# The problem
Transcribe the records word for word, beginning with the first line and ending with the line that contains "with α_1 = 0.7, α_2"; include nothing else.

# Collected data
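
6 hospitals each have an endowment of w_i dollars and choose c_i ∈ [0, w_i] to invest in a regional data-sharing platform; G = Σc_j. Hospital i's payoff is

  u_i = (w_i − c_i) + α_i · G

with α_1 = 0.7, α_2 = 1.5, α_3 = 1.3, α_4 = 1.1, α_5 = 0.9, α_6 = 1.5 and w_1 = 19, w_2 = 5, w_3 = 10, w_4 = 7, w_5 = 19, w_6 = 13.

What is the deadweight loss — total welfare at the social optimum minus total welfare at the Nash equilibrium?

∂u_i/∂c_i = α_i − 1, so hospital i contributes w_i if α_i > 1, else 0.
α_i > 1 for i ∈ {2, 3, 4, 6}; NE contributions (0, 5, 10, 7, 0, 13), G = 35.
W^NE = Σw_i − G^NE + (Σα_i)·G^NE = 73 + 6·35 = 283.
Planner: ∂(Σu_j)/∂c_i = Σα_j − 1 = 6 > 0, so everyone contributes w_i; G^SO = 73, W^SO = 73 + 6·73 = 511.
Deadweight loss = 228.

228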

# Answer section
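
6 hospitals each have an endowment of w_i dollars and choose c_i ∈ [0, w_i] to invest in a regional data-sharing platform; G = Σc_j. Hospital i's payoff is

  u_i = (w_i − c_i) + α_i · G

with α_1 = 0.7, α_2 = 1.5, α_3 = 1.3, α_4 = 1.1, α_5 = 0.9, α_6 = 1.5 and w_1 = 19, w_2 = 5, w_3 = 10, w_4 = 7, w_5 = 19, w_6 = 13.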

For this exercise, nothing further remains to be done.